- [Problem]:
Only the lines from the top of the data through the one with "lpqsdkzq maps to lphsdkzh" are to be written out, each exactly as it stands.

- [Supplied data]:
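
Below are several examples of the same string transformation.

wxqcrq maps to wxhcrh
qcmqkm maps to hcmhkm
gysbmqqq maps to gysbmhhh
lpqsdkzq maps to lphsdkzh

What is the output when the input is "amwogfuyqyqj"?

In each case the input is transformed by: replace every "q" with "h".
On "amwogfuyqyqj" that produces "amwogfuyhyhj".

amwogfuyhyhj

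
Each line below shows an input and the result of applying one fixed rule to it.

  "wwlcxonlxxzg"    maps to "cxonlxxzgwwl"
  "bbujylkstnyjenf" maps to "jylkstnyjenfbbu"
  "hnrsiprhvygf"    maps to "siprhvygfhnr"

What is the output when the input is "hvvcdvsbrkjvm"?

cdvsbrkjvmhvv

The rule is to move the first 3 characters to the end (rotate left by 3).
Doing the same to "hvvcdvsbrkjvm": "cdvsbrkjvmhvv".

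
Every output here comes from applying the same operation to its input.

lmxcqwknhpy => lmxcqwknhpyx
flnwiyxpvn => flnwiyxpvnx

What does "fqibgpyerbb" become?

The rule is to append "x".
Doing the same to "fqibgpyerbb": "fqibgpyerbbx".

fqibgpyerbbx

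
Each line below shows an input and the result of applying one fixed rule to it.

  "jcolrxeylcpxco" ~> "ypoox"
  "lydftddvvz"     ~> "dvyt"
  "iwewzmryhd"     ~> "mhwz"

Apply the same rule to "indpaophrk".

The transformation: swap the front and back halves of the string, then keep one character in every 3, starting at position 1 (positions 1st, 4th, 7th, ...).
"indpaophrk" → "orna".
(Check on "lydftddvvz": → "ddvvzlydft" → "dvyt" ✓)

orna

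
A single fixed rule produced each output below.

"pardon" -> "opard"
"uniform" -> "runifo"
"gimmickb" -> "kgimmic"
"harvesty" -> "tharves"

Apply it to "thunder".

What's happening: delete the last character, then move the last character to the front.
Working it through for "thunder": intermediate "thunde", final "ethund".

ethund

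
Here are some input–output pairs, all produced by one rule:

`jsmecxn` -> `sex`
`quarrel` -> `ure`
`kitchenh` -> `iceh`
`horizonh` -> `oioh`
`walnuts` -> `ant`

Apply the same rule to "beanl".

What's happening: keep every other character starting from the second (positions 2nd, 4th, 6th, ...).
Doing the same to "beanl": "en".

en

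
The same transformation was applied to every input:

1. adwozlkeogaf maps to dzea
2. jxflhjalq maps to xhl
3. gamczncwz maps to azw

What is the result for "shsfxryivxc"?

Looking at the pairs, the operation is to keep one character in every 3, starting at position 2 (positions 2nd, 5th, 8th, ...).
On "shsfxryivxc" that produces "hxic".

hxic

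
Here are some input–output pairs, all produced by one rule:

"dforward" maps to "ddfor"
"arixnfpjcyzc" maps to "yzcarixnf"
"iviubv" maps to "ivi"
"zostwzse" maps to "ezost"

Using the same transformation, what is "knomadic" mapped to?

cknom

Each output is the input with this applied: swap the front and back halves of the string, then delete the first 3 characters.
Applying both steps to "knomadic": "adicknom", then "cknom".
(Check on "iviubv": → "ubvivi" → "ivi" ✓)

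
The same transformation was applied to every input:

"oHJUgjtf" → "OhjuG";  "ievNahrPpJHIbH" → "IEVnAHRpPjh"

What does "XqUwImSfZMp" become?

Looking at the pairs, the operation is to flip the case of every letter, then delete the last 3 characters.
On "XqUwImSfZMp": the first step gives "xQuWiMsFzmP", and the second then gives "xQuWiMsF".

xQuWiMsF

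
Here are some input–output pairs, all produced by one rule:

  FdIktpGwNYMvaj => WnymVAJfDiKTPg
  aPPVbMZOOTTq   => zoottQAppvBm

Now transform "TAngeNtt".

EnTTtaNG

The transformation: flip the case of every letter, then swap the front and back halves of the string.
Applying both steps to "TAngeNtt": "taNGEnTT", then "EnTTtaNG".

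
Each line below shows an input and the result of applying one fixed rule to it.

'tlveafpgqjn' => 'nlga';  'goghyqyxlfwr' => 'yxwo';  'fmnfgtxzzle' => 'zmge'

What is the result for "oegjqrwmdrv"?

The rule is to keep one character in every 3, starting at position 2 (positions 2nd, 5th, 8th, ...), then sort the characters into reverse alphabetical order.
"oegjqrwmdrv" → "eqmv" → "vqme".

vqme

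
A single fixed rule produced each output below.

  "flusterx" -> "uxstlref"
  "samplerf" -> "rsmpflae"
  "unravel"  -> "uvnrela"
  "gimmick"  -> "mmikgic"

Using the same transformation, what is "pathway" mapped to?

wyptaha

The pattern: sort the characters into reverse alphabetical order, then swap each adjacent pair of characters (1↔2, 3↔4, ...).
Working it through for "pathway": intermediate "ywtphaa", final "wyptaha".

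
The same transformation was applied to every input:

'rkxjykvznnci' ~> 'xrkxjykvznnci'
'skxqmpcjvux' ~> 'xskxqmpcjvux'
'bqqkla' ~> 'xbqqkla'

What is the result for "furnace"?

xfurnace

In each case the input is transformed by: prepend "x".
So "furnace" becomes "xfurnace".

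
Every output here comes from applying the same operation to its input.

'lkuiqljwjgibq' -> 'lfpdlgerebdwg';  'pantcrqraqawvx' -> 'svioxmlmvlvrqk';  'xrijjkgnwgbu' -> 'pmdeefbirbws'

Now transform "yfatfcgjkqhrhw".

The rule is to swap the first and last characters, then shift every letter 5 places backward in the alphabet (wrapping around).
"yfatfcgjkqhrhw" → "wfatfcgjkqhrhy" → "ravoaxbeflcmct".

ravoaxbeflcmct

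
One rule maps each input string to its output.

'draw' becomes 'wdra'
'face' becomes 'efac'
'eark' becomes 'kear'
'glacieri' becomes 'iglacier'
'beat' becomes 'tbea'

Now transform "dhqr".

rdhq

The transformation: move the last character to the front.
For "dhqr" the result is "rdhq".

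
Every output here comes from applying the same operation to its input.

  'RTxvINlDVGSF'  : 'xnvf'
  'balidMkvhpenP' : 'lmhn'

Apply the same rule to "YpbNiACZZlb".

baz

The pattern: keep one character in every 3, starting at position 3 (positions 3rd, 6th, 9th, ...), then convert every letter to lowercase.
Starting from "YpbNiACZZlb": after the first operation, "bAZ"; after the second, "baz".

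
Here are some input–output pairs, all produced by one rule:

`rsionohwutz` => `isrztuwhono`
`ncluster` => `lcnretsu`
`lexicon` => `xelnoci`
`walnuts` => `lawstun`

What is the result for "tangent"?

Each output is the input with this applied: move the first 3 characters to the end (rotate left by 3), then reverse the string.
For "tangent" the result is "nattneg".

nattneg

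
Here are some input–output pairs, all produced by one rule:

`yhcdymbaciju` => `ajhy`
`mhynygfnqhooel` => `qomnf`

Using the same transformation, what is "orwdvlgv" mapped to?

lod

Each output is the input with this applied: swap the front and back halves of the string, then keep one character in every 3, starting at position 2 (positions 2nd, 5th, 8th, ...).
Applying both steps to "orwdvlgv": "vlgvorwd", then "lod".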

- [Output for this task]:
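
Below are several examples of the same string transformation.

wxqcrq maps to wxhcrh
qcmqkm maps to hcmhkm
gysbmqqq maps to gysbmhhh
lpqsdkzq maps to lphsdkzh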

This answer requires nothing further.